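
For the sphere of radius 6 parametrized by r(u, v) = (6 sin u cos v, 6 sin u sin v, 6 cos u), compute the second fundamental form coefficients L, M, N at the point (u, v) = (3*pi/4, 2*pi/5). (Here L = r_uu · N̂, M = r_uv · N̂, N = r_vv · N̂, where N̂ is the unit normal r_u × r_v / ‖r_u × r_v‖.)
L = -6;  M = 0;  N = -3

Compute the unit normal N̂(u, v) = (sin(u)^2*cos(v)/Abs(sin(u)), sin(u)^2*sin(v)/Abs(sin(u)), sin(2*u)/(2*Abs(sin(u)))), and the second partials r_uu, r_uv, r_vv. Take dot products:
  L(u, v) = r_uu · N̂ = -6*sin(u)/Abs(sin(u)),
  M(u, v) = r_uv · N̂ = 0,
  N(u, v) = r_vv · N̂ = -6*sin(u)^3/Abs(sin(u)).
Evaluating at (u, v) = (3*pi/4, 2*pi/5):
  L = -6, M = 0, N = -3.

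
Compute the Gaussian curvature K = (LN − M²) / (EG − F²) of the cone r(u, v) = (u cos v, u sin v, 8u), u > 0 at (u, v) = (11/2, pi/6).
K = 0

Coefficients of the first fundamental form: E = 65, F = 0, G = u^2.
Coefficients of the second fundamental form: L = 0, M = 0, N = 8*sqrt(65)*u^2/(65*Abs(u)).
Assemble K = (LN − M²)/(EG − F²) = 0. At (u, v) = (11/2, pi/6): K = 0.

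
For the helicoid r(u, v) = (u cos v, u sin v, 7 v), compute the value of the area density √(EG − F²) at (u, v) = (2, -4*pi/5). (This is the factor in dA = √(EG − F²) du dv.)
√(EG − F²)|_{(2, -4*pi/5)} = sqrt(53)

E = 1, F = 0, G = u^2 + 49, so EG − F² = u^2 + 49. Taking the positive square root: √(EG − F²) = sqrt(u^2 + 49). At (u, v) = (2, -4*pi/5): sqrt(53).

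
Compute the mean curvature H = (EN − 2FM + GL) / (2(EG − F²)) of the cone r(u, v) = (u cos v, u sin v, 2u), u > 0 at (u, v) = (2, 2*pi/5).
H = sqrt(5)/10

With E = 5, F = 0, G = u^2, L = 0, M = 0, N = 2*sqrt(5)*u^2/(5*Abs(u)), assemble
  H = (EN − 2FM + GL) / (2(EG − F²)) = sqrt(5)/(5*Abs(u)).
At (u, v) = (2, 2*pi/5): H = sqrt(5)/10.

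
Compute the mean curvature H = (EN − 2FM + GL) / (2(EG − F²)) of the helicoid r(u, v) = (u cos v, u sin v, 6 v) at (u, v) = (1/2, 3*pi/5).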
------------------------
= Task requirements =
Would you print the line containing "v) = (2, 2*pi/5)." and every line after it up to the end of the listing above, exactly, and nothing else?

= Answer section =
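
Compute the mean curvature H = (EN − 2FM + GL) / (2(EG − F²)) of the cone r(u, v) = (u cos v, u sin v, 2u), u > 0 at (u, v) = (2, 2*pi/5).
H = sqrt(5)/10

With E = 5, F = 0, G = u^2, L = 0, M = 0, N = 2*sqrt(5)*u^2/(5*Abs(u)), assemble
  H = (EN − 2FM + GL) / (2(EG − F²)) = sqrt(5)/(5*Abs(u)).
At (u, v) = (2, 2*pi/5): H = sqrt(5)/10.

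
Compute the mean curvature H = (EN − 2FM + GL) / (2(EG − F²)) of the helicoid r(u, v) = (u cos v, u sin v, 6 v) at (u, v) = (1/2, 3*pi/5).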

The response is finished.